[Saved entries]
-=-=-=-=-
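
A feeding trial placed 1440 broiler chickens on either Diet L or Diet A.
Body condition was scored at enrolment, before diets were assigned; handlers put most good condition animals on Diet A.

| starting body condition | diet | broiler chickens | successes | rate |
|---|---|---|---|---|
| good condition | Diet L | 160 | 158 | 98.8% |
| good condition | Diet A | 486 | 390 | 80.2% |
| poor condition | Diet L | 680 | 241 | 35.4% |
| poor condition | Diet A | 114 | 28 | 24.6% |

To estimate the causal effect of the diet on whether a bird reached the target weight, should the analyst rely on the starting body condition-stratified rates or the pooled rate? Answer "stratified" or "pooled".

Since starting body condition is a pre-existing factor (not a product of the diet) and it affects the outcome on its own, it is a confounder. The stratified rates, not the pooled rate, identify the causal effect.
Within each level — good condition: 98.8% vs 80.2%; poor condition: 35.4% vs 24.6% — Diet L is higher every time.

stratified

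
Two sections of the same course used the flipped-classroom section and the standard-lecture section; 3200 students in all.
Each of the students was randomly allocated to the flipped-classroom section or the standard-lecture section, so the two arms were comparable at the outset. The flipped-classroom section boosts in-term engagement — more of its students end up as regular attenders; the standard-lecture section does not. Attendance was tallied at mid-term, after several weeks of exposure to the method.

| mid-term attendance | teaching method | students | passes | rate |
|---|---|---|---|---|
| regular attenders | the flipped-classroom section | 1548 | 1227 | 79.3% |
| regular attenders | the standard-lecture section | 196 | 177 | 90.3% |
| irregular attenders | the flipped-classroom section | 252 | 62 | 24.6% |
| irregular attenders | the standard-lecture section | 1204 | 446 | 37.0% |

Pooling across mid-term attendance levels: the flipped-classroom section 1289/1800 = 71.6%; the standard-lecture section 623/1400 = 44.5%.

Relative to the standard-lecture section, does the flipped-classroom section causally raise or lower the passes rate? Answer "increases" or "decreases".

The distribution of mid-term attendance is itself part of what the teaching method does — it is an intermediate outcome. Holding it fixed would remove that part of the effect; the total effect is the pooled difference.
Pooled: the flipped-classroom section 71.6% vs the standard-lecture section 44.5%; the flipped-classroom section is higher overall.

increases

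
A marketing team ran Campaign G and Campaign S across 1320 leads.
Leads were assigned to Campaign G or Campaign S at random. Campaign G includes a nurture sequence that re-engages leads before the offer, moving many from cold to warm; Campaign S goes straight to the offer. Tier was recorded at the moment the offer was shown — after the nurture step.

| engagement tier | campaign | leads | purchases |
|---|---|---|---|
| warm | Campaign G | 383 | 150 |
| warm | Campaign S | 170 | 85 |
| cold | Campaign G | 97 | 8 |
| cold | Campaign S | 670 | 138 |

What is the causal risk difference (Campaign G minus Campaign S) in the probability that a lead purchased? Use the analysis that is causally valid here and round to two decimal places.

+0.06

Because the campaign influences engagement tier, engagement tier is a post-treatment mediator, not a confounder. Stratifying on it would bias the estimate; the causal effect is the crude pooled difference.
The causal difference is the pooled difference: 0.329 − 0.265 = +0.064.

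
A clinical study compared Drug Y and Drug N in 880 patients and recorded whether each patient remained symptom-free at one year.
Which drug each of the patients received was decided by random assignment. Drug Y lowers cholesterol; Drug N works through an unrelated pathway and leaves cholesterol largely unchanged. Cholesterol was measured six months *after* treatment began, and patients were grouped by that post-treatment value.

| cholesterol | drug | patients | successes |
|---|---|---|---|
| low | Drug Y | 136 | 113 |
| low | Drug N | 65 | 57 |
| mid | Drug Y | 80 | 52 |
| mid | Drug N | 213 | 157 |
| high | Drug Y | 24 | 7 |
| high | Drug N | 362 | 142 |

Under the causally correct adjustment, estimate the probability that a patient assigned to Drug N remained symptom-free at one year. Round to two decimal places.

0.56

Drug N is higher inside every cholesterol stratum but Drug Y is higher in aggregate. Whether to stratify depends on how cholesterol relates to the drug.
Cholesterol is downstream of the drug. One should not condition on a consequence of treatment, so the overall rates are the right comparison.
So P(outcome | do(Drug N)) is just the pooled rate for Drug N: 356/640 = 0.556.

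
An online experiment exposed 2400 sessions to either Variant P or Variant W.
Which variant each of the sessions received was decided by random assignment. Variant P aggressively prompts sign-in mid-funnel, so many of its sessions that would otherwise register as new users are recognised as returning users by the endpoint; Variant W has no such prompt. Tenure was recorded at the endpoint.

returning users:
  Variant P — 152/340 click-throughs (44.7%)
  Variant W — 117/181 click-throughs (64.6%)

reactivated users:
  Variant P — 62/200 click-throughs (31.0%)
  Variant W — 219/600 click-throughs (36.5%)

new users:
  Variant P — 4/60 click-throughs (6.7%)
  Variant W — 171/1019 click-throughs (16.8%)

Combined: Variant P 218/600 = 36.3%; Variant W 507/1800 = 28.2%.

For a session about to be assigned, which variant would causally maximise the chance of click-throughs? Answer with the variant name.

Variant P

Variant W is higher inside every user tenure stratum but Variant P is higher in aggregate. Whether to stratify depends on how user tenure relates to the variant.
User tenure here is a post-treatment variable shaped by the variant; conditioning on it would introduce bias rather than remove it. The overall comparison is the causal one.
Pooled: Variant P 36.3% vs Variant W 28.2%; Variant P is higher overall.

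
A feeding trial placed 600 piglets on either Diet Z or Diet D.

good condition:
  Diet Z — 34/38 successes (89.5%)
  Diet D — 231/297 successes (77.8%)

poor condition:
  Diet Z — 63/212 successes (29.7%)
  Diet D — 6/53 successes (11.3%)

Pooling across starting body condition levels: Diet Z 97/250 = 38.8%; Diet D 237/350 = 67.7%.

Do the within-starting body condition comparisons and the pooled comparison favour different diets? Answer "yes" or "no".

Within each starting body condition level (good condition 89.5% vs 77.8%; poor condition 29.7% vs 11.3%), Diet Z has the higher rate every time. Pooled: 38.8% vs 67.7% — Diet D has the higher rate overall. The two comparisons disagree.

yes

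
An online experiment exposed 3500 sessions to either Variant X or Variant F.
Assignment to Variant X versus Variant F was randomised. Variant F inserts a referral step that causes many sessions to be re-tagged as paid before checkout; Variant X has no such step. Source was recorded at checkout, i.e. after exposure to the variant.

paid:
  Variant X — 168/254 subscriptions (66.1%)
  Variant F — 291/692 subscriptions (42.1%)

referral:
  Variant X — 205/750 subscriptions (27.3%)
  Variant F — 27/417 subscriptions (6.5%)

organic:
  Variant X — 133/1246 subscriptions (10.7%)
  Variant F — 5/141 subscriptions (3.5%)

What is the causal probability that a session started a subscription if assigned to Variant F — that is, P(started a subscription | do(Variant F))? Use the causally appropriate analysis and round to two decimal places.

0.26

The distribution of traffic source is itself part of what the variant does — it is an intermediate outcome. Holding it fixed would remove that part of the effect; the total effect is the pooled difference.
So P(outcome | do(Variant F)) is just the pooled rate for Variant F: 323/1250 = 0.258.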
-=-=-=-=-
■ **YOUR INSTRUCTIONS**
Where the line with "241 | 35.4% |" ends, your copy should end too; please return exactly the lines from the first line of the data through it.

■ **THE COMPLETED TASK**
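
A feeding trial placed 1440 broiler chickens on either Diet L or Diet A.
Body condition was scored at enrolment, before diets were assigned; handlers put most good condition animals on Diet A.

| starting body condition | diet | broiler chickens | successes | rate |
|---|---|---|---|---|
| good condition | Diet L | 160 | 158 | 98.8% |
| good condition | Diet A | 486 | 390 | 80.2% |
| poor condition | Diet L | 680 | 241 | 35.4% |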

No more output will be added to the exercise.